For the records below, print the lines from the line with "Let y(o) = o², X" through the line with "Let h(P) = 4" exactly as written; include both end lines and exclude the rest.
Input records: Begin
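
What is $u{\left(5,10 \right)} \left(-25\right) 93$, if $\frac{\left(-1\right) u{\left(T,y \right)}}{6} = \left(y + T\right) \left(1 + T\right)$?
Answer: $1255500$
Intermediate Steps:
$u{\left(T,y \right)} = - 6 \left(1 + T\right) \left(T + y\right)$ ($u{\left(T,y \right)} = - 6 \left(y + T\right) \left(1 + T\right) = - 6 \left(T + y\right) \left(1 + T\right) = - 6 \left(1 + T\right) \left(T + y\right)$)
$u{\left(5,10 \right)} \left(-25\right) 93 = \left(\left(-6\right) 5 - 60 - 6 \cdot 5^{2} - 30 \cdot 10\right) \left(-25\right) 93 = \left(-30 - 60 - 150 - 300\right) \left(-25\right) 93 = \left(-540\right) \left(-25\right) 93 = 13500 \cdot 93 = 1255500$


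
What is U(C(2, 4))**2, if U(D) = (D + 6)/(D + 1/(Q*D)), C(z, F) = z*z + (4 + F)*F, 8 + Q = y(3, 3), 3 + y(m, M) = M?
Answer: 2985984/2193361 ≈ 1.3614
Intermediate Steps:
y(m, M) = -3 + M
Q = -8 (Q = -8 + (-3 + 3) = -8 + 0 = -8)
C(z, F) = z**2 + F*(4 + F)
U(D) = (6 + D)/(D - 1/(8*D)) (U(D) = (D + 6)/(D + 1/(-8*D)) = (6 + D)/(D - 1/(8*D)))
U(C(2, 4))**2 = (8*(4**2 + 2**2 + 4*4)*(6 + (4**2 + 2**2 + 4*4))/(-1 + 8*(4**2 + 2**2 + 4*4)**2))**2 = (8*(16 + 4 + 16)*(6 + (16 + 4 + 16))/(-1 + 8*(16 + 4 + 16)**2))**2 = (8*36*(6 + 36)/(-1 + 8*36**2))**2 = (8*36*42/(-1 + 8*1296))**2 = (8*36*42/(-1 + 10368))**2 = (8*36*42/10367)**2 = (8*36*(1/10367)*42)**2 = (1728/1481)**2 = 2985984/2193361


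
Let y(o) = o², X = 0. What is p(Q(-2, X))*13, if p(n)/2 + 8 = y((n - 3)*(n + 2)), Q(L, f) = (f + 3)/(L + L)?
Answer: 46501/128 ≈ 363.29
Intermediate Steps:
Q(L, f) = (3 + f)/(2*L) (Q(L, f) = (3 + f)/((2*L)) = (3 + f)*(1/(2*L)) = (3 + f)/(2*L))
p(n) = -16 + 2*(-3 + n)²*(2 + n)² (p(n) = -16 + 2*((n - 3)*(n + 2))² = -16 + 2*((-3 + n)*(2 + n))² = -16 + 2*((-3 + n)²*(2 + n)²) = -16 + 2*(-3 + n)²*(2 + n)²)
p(Q(-2, X))*13 = (-16 + 2*(6 + (½)*(3 + 0)/(-2) - ((½)*(3 + 0)/(-2))²)²)*13 = (-16 + 2*(6 + (½)*(-½)*3 - ((½)*(-½)*3)²)²)*13 = (-16 + 2*(6 - ¾ - (-¾)²)²)*13 = (-16 + 2*(6 - ¾ - 1*9/16)²)*13 = (-16 + 2*(6 - ¾ - 9/16)²)*13 = (-16 + 2*(75/16)²)*13 = (-16 + 2*(5625/256))*13 = (-16 + 5625/128)*13 = (3577/128)*13 = 46501/128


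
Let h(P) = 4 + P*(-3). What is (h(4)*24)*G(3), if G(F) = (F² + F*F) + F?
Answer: -4032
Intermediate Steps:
h(P) = 4 - 3*P
G(F) = F + 2*F² (G(F) = (F² + F²) + F = 2*F² + F = F + 2*F²)
(h(4)*24)*G(3) = ((4 - 3*4)*24)*(3*(1 + 2*3)) = ((4 - 12)*24)*(3*(1 + 6)) = (-8*24)*(3*7) = -192*21 = -4032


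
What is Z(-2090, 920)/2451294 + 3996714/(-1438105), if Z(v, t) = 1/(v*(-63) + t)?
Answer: -259800055948348867/93481735110396660 ≈ -2.7792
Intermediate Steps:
Z(v, t) = 1/(t - 63*v) (Z(v, t) = 1/(-63*v + t) = 1/(t - 63*v))
Z(-2090, 920)/2451294 + 3996714/(-1438105) = 1/((920 - 63*(-2090))*2451294) + 3996714/(-1438105) = (1/2451294)/(920 + 131670) + 3996714*(-1/1438105) = (1/2451294)/132590 - 3996714/1438105 = (1/132590)*(1/2451294) - 3996714/1438105 = 1/325017071460 - 3996714/1438105 = -259800055948348867/93481735110396660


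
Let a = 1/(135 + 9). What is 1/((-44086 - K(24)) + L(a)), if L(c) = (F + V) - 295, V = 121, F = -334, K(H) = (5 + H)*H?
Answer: -1/45290 ≈ -2.2080e-5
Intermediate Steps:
K(H) = H*(5 + H)
a = 1/144 ≈ 0.0069444
L(c) = -508 (L(c) = (-334 + 121) - 295 = -213 - 295 = -508)
1/((-44086 - K(24)) + L(a)) = 1/((-44086 - 24*(5 + 24)) - 508) = 1/((-44086 - 24*29) - 508) = 1/((-44086 - 1*696) - 508) = 1/((-44086 - 696) - 508) = 1/(-44782 - 508) = 1/(-45290) = -1/45290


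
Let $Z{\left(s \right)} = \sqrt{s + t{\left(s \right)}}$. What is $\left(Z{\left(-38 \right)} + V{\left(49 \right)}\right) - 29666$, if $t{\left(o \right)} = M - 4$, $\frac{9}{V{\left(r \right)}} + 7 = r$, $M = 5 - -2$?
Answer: $- \frac{415321}{14} + i \sqrt{35} \approx -29666.0 + 5.9161 i$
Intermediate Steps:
$M = 7$ ($M = 5 + 2 = 7$)
$V{\left(r \right)} = \frac{9}{-7 + r}$
$t{\left(o \right)} = 3$ ($t{\left(o \right)} = 7 - 4 = 3$)
$Z{\left(s \right)} = \sqrt{3 + s}$ ($Z{\left(s \right)} = \sqrt{s + 3} = \sqrt{3 + s}$)
$\left(Z{\left(-38 \right)} + V{\left(49 \right)}\right) - 29666 = \left(\sqrt{3 - 38} + \frac{9}{-7 + 49}\right) - 29666 = \left(\sqrt{-35} + \frac{9}{42}\right) - 29666 = \left(i \sqrt{35} + 9 \cdot \frac{1}{42}\right) - 29666 = \left(i \sqrt{35} + \frac{3}{14}\right) - 29666 = \left(\frac{3}{14} + i \sqrt{35}\right) - 29666 = - \frac{415321}{14} + i \sqrt{35}$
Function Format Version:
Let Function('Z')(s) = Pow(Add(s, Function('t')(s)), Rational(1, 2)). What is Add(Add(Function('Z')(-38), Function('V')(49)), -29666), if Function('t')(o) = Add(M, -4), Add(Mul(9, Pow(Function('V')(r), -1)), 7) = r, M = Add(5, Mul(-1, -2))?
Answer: Add(Rational(-415321, 14), Mul(I, Pow(35, Rational(1, 2)))) ≈ Add(-29666., Mul(5.9161, I))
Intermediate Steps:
M = 7 (M = Add(5, 2) = 7)
Function('V')(r) = Mul(9, Pow(Add(-7, r), -1))
Function('t')(o) = 3 (Function('t')(o) = Add(7, -4) = 3)
Function('Z')(s) = Pow(Add(3, s), Rational(1, 2)) (Function('Z')(s) = Pow(Add(s, 3), Rational(1, 2)) = Pow(Add(3, s), Rational(1, 2)))
Add(Add(Function('Z')(-38), Function('V')(49)), -29666) = Add(Add(Pow(Add(3, -38), Rational(1, 2)), Mul(9, Pow(Add(-7, 49), -1))), -29666) = Add(Add(Pow(-35, Rational(1, 2)), Mul(9, Pow(42, -1))), -29666) = Add(Add(Mul(I, Pow(35, Rational(1, 2))), Mul(9, Rational(1, 42))), -29666) = Add(Add(Mul(I, Pow(35, Rational(1, 2))), Rational(3, 14)), -29666) = Add(Add(Rational(3, 14), Mul(I, Pow(35, Rational(1, 2)))), -29666) = Add(Rational(-415321, 14), Mul(I, Pow(35, Rational(1, 2))))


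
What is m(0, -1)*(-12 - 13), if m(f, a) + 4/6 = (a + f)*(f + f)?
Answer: 50/3 ≈ 16.667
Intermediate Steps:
m(f, a) = -2/3 + 2*f*(a + f) (m(f, a) = -2/3 + (a + f)*(f + f) = -2/3 + (a + f)*(2*f) = -2/3 + 2*f*(a + f))
m(0, -1)*(-12 - 13) = (-2/3 + 2*0**2 + 2*(-1)*0)*(-12 - 13) = (-2/3 + 2*0 + 0)*(-25) = (-2/3 + 0 + 0)*(-25) = -2/3*(-25) = 50/3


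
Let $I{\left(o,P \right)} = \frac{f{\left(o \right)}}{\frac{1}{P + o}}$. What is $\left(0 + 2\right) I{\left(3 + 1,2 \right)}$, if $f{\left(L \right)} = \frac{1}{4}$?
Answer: $3$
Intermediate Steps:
$f{\left(L \right)} = \frac{1}{4}$
$I{\left(o,P \right)} = \frac{P}{4} + \frac{o}{4}$ ($I{\left(o,P \right)} = \frac{1}{4 \frac{1}{P + o}} = \frac{P + o}{4} = \frac{P}{4} + \frac{o}{4}$)
$\left(0 + 2\right) I{\left(3 + 1,2 \right)} = \left(0 + 2\right) \left(\frac{1}{4} \cdot 2 + \frac{3 + 1}{4}\right) = 2 \left(\frac{1}{2} + \frac{1}{4} \cdot 4\right) = 2 \left(\frac{1}{2} + 1\right) = 2 \cdot \frac{3}{2} = 3$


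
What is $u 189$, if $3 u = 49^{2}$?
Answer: $151263$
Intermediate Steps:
$u = \frac{2401}{3}$ ($u = \frac{49^{2}}{3} = \frac{1}{3} \cdot 2401 = \frac{2401}{3} \approx 800.33$)
$u 189 = \frac{2401}{3} \cdot 189 = 151263$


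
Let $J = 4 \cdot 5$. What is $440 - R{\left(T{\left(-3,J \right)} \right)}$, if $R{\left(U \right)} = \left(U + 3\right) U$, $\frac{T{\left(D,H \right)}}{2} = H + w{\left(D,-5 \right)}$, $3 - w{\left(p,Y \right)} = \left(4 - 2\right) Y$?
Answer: $-4114$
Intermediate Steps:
$w{\left(p,Y \right)} = 3 - 2 Y$ ($w{\left(p,Y \right)} = 3 - \left(4 - 2\right) Y = 3 - 2 Y$)
$J = 20$
$T{\left(D,H \right)} = 26 + 2 H$ ($T{\left(D,H \right)} = 2 \left(H + \left(3 - -10\right)\right) = 2 \left(H + \left(3 + 10\right)\right) = 2 \left(H + 13\right) = 2 \left(13 + H\right) = 26 + 2 H$)
$R{\left(U \right)} = U \left(3 + U\right)$ ($R{\left(U \right)} = \left(3 + U\right) U = U \left(3 + U\right)$)
$440 - R{\left(T{\left(-3,J \right)} \right)} = 440 - \left(26 + 2 \cdot 20\right) \left(3 + \left(26 + 2 \cdot 20\right)\right) = 440 - \left(26 + 40\right) \left(3 + \left(26 + 40\right)\right) = 440 - 66 \left(3 + 66\right) = 440 - 66 \cdot 69 = 440 - 4554 = -4114$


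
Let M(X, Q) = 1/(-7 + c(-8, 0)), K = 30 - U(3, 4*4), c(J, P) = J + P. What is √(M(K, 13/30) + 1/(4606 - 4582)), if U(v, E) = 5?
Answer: I*√10/20 ≈ 0.15811*I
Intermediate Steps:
K = 25 (K = 30 - 1*5 = 30 - 5 = 25)
M(X, Q) = -1/15 (M(X, Q) = 1/(-7 + (-8 + 0)) = 1/(-7 - 8) = 1/(-15) = -1/15)
√(M(K, 13/30) + 1/(4606 - 4582)) = √(-1/15 + 1/(4606 - 4582)) = √(-1/15 + 1/24) = √(-1/40) = I*√10/20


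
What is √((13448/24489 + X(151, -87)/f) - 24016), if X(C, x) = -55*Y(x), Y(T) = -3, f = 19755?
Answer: I*√308403449318513649/3583557 ≈ 154.97*I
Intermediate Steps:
X(C, x) = 165 (X(C, x) = -55*(-3) = 165)
√((13448/24489 + X(151, -87)/f) - 24016) = √((13448/24489 + 165/19755) - 24016) = √((13448*(1/24489) + 165*(1/19755)) - 24016) = √((13448/24489 + 11/1317) - 24016) = √(5993465/10750671 - 24016) = √(-258182121271/10750671) = I*√308403449318513649/3583557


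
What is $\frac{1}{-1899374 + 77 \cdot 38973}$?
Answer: $\frac{1}{1101547} \approx 9.0781 \cdot 10^{-7}$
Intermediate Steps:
$\frac{1}{-1899374 + 77 \cdot 38973} = \frac{1}{-1899374 + 3000921} = \frac{1}{1101547}$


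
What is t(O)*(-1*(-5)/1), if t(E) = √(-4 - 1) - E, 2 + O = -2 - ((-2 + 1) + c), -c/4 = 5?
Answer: -85 + 5*I*√5 ≈ -85.0 + 11.18*I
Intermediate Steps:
c = -20 (c = -4*5 = -20)
O = 17 (O = -2 + (-2 - ((-2 + 1) - 20)) = -2 + (-2 - (-1 - 20)) = -2 + (-2 - 1*(-21)) = -2 + (-2 + 21) = -2 + 19 = 17)
t(E) = -E + I*√5 (t(E) = √(-5) - E = I*√5 - E = -E + I*√5)
t(O)*(-1*(-5)/1) = (-1*17 + I*√5)*(-1*(-5)/1) = (-17 + I*√5)*(5*1) = (-17 + I*√5)*5 = -85 + 5*I*√5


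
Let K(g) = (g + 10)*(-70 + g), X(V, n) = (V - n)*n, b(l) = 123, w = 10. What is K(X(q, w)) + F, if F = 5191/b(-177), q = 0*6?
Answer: 1887091/123 ≈ 15342.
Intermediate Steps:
q = 0
X(V, n) = n*(V - n)
F = 5191/123 ≈ 42.203
K(g) = (-70 + g)*(10 + g) (K(g) = (10 + g)*(-70 + g) = (-70 + g)*(10 + g))
K(X(q, w)) + F = (-700 + (10*(0 - 1*10))**2 - 600*(0 - 1*10)) + 5191/123 = (-700 + (10*(0 - 10))**2 - 600*(0 - 10)) + 5191/123 = (-700 + (10*(-10))**2 - 600*(-10)) + 5191/123 = (-700 + (-100)**2 - 60*(-100)) + 5191/123 = (-700 + 10000 + 6000) + 5191/123 = 15300 + 5191/123 = 1887091/123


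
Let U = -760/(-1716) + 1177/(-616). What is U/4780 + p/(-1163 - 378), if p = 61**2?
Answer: -427354333403/176960303520 ≈ -2.4150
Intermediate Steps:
p = 3721
U = -35263/24024 (U = -760*(-1/1716) + 1177*(-1/616) = 190/429 - 107/56 = -35263/24024 ≈ -1.4678)
U/4780 + p/(-1163 - 378) = -35263/24024/4780 + 3721/(-1163 - 378) = -35263/24024*1/4780 + 3721/(-1541) = -35263/114834720 + 3721*(-1/1541) = -35263/114834720 - 3721/1541 = -427354333403/176960303520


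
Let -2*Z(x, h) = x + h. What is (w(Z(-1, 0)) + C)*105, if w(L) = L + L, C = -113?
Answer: -11760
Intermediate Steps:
Z(x, h) = -h/2 - x/2 (Z(x, h) = -(x + h)/2 = -(h + x)/2 = -h/2 - x/2)
w(L) = 2*L
(w(Z(-1, 0)) + C)*105 = (2*(-½*0 - ½*(-1)) - 113)*105 = (2*(0 + ½) - 113)*105 = (2*(½) - 113)*105 = (1 - 113)*105 = -112*105 = -11760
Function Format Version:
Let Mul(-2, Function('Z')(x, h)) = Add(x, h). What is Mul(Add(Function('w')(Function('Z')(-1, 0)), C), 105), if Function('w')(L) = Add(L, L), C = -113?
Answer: -11760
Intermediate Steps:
Function('Z')(x, h) = Add(Mul(Rational(-1, 2), h), Mul(Rational(-1, 2), x)) (Function('Z')(x, h) = Mul(Rational(-1, 2), Add(x, h)) = Mul(Rational(-1, 2), Add(h, x)) = Add(Mul(Rational(-1, 2), h), Mul(Rational(-1, 2), x)))
Function('w')(L) = Mul(2, L)
Mul(Add(Function('w')(Function('Z')(-1, 0)), C), 105) = Mul(Add(Mul(2, Add(Mul(Rational(-1, 2), 0), Mul(Rational(-1, 2), -1))), -113), 105) = Mul(Add(Mul(2, Add(0, Rational(1, 2))), -113), 105) = Mul(Add(Mul(2, Rational(1, 2)), -113), 105) = Mul(Add(1, -113), 105) = Mul(-112, 105) = -11760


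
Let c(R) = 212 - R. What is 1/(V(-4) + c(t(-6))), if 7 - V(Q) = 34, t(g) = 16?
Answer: 1/169 ≈ 0.0059172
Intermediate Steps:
V(Q) = -27 (V(Q) = 7 - 1*34 = 7 - 34 = -27)
1/(V(-4) + c(t(-6))) = 1/(-27 + (212 - 1*16)) = 1/(-27 + (212 - 16)) = 1/(-27 + 196) = 1/169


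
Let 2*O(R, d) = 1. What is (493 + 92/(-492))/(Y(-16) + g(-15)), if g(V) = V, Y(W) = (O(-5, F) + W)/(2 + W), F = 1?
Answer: -1697248/47847 ≈ -35.472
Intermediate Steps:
O(R, d) = ½ (O(R, d) = (½)*1 = ½)
Y(W) = (½ + W)/(2 + W)
(493 + 92/(-492))/(Y(-16) + g(-15)) = (493 + 92/(-492))/((½ - 16)/(2 - 16) - 15) = (493 + 92*(-1/492))/(-31/2/(-14) - 15) = (493 - 23/123)/(-1/14*(-31/2) - 15) = 60616/(123*(31/28 - 15)) = 60616/(123*(-389/28)) = (60616/123)*(-28/389) = -1697248/47847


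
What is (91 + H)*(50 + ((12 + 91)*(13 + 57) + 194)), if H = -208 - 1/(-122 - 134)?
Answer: -111627377/128 ≈ -8.7209e+5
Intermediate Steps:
H = -53247/256 (H = -208 - 1/(-256) = -208 - 1*(-1/256) = -208 + 1/256 = -53247/256 ≈ -208.00)
(91 + H)*(50 + ((12 + 91)*(13 + 57) + 194)) = (91 - 53247/256)*(50 + ((12 + 91)*(13 + 57) + 194)) = -29951*(50 + (103*70 + 194))/256 = -29951*(50 + (7210 + 194))/256 = -29951*(50 + 7404)/256 = -29951/256*7454 = -111627377/128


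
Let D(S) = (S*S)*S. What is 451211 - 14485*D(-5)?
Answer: 2261836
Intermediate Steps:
D(S) = S³ (D(S) = S²*S = S³)
451211 - 14485*D(-5) = 451211 - 14485*(-5)³ = 451211 - 14485*(-125) = 451211 + 1810625 = 2261836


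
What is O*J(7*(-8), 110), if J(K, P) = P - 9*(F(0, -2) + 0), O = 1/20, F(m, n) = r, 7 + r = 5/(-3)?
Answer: 47/5 ≈ 9.4000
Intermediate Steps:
r = -26/3 (r = -7 + 5/(-3) = -7 + 5*(-⅓) = -7 - 5/3 = -26/3 ≈ -8.6667)
F(m, n) = -26/3
O = 1/20 ≈ 0.050000
J(K, P) = 78 + P (J(K, P) = P - 9*(-26/3 + 0) = P - 9*(-26/3) = P + 78 = 78 + P)
O*J(7*(-8), 110) = (78 + 110)/20 = (1/20)*188 = 47/5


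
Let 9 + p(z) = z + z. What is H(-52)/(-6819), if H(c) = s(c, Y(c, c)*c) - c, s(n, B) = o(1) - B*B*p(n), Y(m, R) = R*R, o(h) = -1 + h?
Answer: -744692964028/2273 ≈ -3.2763e+8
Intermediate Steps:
p(z) = -9 + 2*z (p(z) = -9 + (z + z) = -9 + 2*z)
Y(m, R) = R**2
s(n, B) = -B**2*(-9 + 2*n) (s(n, B) = (-1 + 1) - B*B*(-9 + 2*n) = 0 - B**2*(-9 + 2*n) = -B**2*(-9 + 2*n))
H(c) = -c + c**6*(9 - 2*c) (H(c) = (c**2*c)**2*(9 - 2*c) - c = (c**3)**2*(9 - 2*c) - c = c**6*(9 - 2*c) - c = -c + c**6*(9 - 2*c))
H(-52)/(-6819) = -52*(-1 + (-52)**5*(9 - 2*(-52)))/(-6819) = -52*(-1 - 380204032*(9 + 104))*(-1/6819) = -52*(-1 - 380204032*113)*(-1/6819) = -52*(-1 - 42963055616)*(-1/6819) = -52*(-42963055617)*(-1/6819) = 2234078892084*(-1/6819) = -744692964028/2273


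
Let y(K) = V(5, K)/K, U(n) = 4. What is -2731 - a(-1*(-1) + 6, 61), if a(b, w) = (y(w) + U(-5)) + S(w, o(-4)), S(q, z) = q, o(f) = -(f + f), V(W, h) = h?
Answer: -2797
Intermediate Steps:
o(f) = -2*f
y(K) = 1 (y(K) = K/K = 1)
a(b, w) = 5 + w (a(b, w) = (1 + 4) + w = 5 + w)
-2731 - a(-1*(-1) + 6, 61) = -2731 - (5 + 61) = -2731 - 1*66 = -2731 - 66 = -2797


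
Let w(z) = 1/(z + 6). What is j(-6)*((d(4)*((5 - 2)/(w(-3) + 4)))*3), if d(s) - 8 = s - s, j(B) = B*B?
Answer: 7776/13 ≈ 598.15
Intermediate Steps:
j(B) = B²
w(z) = 1/(6 + z)
d(s) = 8 (d(s) = 8 + (s - s) = 8 + 0 = 8)
j(-6)*((d(4)*((5 - 2)/(w(-3) + 4)))*3) = (-6)²*((8*((5 - 2)/(1/(6 - 3) + 4)))*3) = 36*((8*(3/(1/3 + 4)))*3) = 36*((8*(3/(⅓ + 4)))*3) = 36*((8*(3/(13/3)))*3) = 36*((8*(3*(3/13)))*3) = 36*((8*(9/13))*3) = 36*((72/13)*3) = 36*(216/13) = 7776/13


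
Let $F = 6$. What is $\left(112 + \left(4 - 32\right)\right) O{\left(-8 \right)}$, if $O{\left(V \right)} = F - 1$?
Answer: $420$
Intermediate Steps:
$O{\left(V \right)} = 5$ ($O{\left(V \right)} = 6 - 1 = 5$)
$\left(112 + \left(4 - 32\right)\right) O{\left(-8 \right)} = \left(112 + \left(4 - 32\right)\right) 5 = \left(112 - 28\right) 5 = 84 \cdot 5 = 420$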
Input records: End
Output of the task
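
Let y(o) = o², X = 0. What is p(Q(-2, X))*13, if p(n)/2 + 8 = y((n - 3)*(n + 2)), Q(L, f) = (f + 3)/(L + L)?
Answer: 46501/128 ≈ 363.29
Intermediate Steps:
Q(L, f) = (3 + f)/(2*L) (Q(L, f) = (3 + f)/((2*L)) = (3 + f)*(1/(2*L)) = (3 + f)/(2*L))
p(n) = -16 + 2*(-3 + n)²*(2 + n)² (p(n) = -16 + 2*((n - 3)*(n + 2))² = -16 + 2*((-3 + n)*(2 + n))² = -16 + 2*((-3 + n)²*(2 + n)²) = -16 + 2*(-3 + n)²*(2 + n)²)
p(Q(-2, X))*13 = (-16 + 2*(6 + (½)*(3 + 0)/(-2) - ((½)*(3 + 0)/(-2))²)²)*13 = (-16 + 2*(6 + (½)*(-½)*3 - ((½)*(-½)*3)²)²)*13 = (-16 + 2*(6 - ¾ - (-¾)²)²)*13 = (-16 + 2*(6 - ¾ - 1*9/16)²)*13 = (-16 + 2*(6 - ¾ - 9/16)²)*13 = (-16 + 2*(75/16)²)*13 = (-16 + 2*(5625/256))*13 = (-16 + 5625/128)*13 = (3577/128)*13 = 46501/128


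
Let h(P) = 4 + P*(-3). What is (h(4)*24)*G(3), if G(F) = (F² + F*F) + F?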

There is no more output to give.